- [Exercise requirements] Write out all the data again, exactly as shown.

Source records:
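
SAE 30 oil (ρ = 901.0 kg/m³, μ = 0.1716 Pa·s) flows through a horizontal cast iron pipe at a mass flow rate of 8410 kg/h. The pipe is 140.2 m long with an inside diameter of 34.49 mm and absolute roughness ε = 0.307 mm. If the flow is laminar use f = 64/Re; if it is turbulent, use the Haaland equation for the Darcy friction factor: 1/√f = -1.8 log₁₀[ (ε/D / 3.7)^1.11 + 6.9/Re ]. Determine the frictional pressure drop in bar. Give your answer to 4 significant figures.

ΔP ≈ 17.96 bar

ṁ = 8410 kg/h = 8410/3600 = 2.336 kg/s.
A = πD²/4 = π(0.03449)²/4 = 0.0009343 m²; mean velocity V = ṁ/(ρA) = 2.336/(901 · 0.0009343) = 2.775 m/s.
Reynolds number Re = ρVD/μ = 901 · 2.775 · 0.03449 / 0.172 = 502.6.
Re < 2300 → laminar flow, so f = 64/Re = 64/502.6 = 0.1273 (the turbulent correlation is not needed).
Darcy-Weisbach: ΔP = f(L/D)(ρV²/2) = 0.1273·(140.2/0.03449)·(901·2.775²/2) = 0.1273·4065·3470 = 1.796e+06 Pa.
ΔP = 1.796e+06 Pa = 17.96 bar.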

- [Answer to this exercise]
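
SAE 30 oil (ρ = 901.0 kg/m³, μ = 0.1716 Pa·s) flows through a horizontal cast iron pipe at a mass flow rate of 8410 kg/h. The pipe is 140.2 m long with an inside diameter of 34.49 mm and absolute roughness ε = 0.307 mm. If the flow is laminar use f = 64/Re; if it is turbulent, use the Haaland equation for the Darcy friction factor: 1/√f = -1.8 log₁₀[ (ε/D / 3.7)^1.11 + 6.9/Re ]. Determine the frictional pressure drop in bar. Give your answer to 4 significant figures.

ΔP ≈ 17.96 bar

ṁ = 8410 kg/h = 8410/3600 = 2.336 kg/s.
A = πD²/4 = π(0.03449)²/4 = 0.0009343 m²; mean velocity V = ṁ/(ρA) = 2.336/(901 · 0.0009343) = 2.775 m/s.
Reynolds number Re = ρVD/μ = 901 · 2.775 · 0.03449 / 0.172 = 502.6.
Re < 2300 → laminar flow, so f = 64/Re = 64/502.6 = 0.1273 (the turbulent correlation is not needed).
Darcy-Weisbach: ΔP = f(L/D)(ρV²/2) = 0.1273·(140.2/0.03449)·(901·2.775²/2) = 0.1273·4065·3470 = 1.796e+06 Pa.
ΔP = 1.796e+06 Pa = 17.96 bar.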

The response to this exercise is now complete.